Given records:
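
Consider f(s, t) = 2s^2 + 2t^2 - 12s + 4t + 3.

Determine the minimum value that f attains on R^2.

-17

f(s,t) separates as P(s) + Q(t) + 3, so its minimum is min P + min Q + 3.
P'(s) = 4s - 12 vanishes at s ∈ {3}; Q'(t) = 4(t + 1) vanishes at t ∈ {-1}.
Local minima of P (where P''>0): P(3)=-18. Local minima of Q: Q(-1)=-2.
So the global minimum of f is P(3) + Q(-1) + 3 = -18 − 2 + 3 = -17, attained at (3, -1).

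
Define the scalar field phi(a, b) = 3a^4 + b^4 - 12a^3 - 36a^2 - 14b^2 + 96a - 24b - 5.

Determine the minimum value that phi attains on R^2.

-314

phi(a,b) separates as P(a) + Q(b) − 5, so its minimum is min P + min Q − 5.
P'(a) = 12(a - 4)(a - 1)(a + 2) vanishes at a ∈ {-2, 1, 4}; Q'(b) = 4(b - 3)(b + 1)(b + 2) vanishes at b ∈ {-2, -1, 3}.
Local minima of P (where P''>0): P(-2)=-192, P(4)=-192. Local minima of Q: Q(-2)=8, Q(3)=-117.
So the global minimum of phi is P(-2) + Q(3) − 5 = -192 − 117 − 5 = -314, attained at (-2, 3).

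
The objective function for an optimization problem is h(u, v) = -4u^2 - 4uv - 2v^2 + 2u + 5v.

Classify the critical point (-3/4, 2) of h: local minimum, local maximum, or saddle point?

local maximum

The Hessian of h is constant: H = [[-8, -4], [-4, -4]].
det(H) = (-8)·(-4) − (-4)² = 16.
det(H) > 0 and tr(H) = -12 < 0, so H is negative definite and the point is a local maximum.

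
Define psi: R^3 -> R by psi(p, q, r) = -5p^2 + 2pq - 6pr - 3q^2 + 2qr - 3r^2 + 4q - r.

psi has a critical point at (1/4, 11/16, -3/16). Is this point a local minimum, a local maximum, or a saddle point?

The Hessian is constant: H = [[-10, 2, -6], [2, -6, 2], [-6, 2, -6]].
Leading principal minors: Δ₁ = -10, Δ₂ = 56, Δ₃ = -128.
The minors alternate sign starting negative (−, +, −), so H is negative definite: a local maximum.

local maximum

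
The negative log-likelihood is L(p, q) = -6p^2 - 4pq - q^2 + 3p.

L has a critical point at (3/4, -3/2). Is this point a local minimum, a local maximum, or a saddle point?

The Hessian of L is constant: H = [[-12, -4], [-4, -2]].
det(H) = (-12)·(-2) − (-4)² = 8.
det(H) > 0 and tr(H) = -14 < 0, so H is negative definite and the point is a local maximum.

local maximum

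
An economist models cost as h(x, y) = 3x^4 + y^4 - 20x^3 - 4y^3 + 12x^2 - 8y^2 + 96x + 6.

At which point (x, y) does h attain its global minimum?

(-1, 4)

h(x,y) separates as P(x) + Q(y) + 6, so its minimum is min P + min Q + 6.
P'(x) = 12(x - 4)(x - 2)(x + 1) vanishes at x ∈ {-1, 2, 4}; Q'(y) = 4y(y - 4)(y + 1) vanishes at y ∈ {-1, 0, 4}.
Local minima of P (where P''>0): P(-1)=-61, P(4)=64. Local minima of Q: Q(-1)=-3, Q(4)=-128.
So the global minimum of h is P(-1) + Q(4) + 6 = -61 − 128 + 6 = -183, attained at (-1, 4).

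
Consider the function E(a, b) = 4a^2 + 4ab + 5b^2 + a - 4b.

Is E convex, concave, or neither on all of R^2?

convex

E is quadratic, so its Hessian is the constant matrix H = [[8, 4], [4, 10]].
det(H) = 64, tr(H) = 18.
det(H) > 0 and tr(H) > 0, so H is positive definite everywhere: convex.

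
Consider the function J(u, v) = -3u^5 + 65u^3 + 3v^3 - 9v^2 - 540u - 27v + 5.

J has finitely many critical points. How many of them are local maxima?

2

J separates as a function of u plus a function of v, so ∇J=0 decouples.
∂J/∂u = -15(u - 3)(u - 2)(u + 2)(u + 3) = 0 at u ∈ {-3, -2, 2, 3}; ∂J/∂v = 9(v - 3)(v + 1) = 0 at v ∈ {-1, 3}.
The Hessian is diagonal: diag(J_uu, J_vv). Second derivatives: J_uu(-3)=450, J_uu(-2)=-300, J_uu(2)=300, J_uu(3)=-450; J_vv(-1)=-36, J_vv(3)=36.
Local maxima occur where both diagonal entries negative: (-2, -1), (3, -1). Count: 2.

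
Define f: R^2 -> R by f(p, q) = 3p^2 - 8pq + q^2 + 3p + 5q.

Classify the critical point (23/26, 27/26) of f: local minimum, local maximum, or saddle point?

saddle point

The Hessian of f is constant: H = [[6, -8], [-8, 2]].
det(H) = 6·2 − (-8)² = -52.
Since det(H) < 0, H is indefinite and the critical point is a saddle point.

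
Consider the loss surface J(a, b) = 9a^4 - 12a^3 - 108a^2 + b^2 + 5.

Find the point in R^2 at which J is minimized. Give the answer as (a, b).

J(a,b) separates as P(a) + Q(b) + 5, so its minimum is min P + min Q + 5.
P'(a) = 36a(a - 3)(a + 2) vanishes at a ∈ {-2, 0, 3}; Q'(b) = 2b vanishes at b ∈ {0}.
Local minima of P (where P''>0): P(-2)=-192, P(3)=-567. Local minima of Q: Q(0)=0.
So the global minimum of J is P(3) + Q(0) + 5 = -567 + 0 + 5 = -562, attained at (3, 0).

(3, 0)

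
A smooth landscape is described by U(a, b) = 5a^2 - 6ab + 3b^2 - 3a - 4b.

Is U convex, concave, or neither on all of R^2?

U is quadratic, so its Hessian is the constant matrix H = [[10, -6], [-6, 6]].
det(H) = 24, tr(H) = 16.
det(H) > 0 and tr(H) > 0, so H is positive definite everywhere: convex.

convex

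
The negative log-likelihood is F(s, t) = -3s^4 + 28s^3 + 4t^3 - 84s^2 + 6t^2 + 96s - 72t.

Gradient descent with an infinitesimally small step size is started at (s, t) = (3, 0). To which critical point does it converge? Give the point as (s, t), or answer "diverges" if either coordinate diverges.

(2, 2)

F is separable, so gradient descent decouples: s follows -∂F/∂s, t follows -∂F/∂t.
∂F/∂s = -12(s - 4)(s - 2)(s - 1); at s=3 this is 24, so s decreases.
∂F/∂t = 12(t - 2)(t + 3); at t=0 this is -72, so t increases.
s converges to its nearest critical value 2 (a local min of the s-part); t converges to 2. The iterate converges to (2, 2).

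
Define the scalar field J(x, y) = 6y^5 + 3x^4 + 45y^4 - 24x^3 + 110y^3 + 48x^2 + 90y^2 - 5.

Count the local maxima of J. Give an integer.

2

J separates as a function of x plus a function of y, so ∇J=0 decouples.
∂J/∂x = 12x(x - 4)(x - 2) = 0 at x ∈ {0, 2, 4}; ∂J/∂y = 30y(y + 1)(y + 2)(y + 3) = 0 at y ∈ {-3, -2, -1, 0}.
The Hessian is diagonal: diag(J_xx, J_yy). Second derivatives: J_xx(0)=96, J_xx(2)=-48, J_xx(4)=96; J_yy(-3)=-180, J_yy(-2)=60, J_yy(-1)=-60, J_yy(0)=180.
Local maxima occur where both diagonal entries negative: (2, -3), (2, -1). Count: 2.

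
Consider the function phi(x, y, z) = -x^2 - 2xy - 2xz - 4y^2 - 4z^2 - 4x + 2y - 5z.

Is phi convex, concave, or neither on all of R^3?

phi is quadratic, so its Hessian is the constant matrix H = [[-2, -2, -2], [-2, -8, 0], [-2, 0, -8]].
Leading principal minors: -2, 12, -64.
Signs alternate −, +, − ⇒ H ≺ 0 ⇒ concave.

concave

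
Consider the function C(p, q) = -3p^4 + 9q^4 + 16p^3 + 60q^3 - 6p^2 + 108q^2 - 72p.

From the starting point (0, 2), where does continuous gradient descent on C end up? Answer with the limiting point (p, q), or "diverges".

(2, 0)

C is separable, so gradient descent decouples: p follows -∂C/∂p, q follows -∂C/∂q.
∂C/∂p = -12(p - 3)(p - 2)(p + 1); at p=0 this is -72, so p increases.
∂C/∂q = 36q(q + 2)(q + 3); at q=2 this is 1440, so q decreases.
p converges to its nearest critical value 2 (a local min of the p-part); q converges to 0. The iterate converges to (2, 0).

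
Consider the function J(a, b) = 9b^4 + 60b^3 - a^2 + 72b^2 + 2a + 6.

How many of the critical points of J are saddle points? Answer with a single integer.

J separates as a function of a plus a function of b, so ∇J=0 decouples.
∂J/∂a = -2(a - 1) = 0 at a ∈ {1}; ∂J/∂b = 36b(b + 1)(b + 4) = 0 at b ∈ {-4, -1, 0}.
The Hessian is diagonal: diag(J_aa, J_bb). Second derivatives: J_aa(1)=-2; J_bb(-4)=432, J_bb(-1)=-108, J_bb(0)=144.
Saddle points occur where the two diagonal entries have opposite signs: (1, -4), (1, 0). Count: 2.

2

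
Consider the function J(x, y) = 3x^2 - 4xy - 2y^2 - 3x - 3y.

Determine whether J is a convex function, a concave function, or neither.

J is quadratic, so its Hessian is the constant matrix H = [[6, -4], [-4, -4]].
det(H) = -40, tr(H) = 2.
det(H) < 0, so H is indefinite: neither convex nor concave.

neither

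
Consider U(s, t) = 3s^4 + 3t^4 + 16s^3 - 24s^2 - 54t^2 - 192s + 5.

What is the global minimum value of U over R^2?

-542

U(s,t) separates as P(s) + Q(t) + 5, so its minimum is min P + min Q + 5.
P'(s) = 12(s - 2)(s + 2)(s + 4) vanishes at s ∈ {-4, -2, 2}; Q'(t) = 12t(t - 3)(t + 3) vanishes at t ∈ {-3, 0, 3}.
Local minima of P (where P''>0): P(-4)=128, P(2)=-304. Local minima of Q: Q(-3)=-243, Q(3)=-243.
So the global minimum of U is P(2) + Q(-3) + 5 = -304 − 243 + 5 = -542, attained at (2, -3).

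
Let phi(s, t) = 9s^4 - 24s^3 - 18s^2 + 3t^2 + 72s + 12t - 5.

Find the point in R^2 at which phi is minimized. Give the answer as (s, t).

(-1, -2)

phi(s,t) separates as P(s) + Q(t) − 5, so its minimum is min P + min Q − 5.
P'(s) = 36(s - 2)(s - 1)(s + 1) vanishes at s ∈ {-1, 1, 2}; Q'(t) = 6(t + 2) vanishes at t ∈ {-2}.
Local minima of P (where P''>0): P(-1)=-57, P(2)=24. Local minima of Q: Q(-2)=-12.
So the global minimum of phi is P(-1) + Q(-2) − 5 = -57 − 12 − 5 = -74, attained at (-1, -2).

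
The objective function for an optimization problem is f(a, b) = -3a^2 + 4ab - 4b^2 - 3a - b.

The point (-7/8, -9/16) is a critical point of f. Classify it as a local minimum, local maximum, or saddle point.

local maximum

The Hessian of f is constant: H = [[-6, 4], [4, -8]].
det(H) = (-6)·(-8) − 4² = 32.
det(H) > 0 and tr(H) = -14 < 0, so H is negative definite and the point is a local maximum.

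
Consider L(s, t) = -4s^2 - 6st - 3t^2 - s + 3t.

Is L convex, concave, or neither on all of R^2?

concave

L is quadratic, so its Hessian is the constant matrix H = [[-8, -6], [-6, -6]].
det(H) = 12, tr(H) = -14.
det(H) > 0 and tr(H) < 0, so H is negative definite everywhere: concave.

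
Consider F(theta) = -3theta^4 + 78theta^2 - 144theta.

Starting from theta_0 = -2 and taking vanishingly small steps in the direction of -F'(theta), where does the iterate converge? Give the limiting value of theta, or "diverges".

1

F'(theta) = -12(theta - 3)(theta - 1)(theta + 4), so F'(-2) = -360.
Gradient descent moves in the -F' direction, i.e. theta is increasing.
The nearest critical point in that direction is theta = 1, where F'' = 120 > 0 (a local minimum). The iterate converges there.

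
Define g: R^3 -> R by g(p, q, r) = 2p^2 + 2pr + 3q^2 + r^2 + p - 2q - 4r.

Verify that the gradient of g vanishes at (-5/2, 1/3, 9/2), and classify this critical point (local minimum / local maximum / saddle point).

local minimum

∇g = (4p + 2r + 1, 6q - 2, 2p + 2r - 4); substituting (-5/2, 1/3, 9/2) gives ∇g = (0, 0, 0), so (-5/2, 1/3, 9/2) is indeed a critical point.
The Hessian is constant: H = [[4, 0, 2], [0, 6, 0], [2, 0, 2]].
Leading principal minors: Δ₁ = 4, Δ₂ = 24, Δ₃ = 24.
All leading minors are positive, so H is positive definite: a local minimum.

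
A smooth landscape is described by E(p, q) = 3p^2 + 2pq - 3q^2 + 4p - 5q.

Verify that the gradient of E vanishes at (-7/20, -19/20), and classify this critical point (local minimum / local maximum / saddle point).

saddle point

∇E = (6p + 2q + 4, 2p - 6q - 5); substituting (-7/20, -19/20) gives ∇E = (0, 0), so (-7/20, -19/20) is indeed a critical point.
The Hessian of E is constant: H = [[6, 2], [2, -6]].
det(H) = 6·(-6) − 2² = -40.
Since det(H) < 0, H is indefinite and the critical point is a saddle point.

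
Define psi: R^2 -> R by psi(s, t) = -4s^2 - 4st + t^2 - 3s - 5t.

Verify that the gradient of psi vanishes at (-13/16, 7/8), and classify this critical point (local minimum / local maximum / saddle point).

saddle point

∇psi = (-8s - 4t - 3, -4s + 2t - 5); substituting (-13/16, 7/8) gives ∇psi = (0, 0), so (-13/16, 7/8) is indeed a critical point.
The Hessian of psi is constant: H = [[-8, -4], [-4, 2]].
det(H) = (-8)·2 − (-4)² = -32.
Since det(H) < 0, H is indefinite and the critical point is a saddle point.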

Exercise description:
In the listing above, the lines from the one containing "Is L convex, concave, or" through the one containing "Consider F(theta) = -3theta^4" must be set down exactly, with no other lines.

Expected output:
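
Is L convex, concave, or neither on all of R^2?

concave

L is quadratic, so its Hessian is the constant matrix H = [[-8, -6], [-6, -6]].
det(H) = 12, tr(H) = -14.
det(H) > 0 and tr(H) < 0, so H is negative definite everywhere: concave.

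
Consider F(theta) = -3theta^4 + 78theta^2 - 144theta.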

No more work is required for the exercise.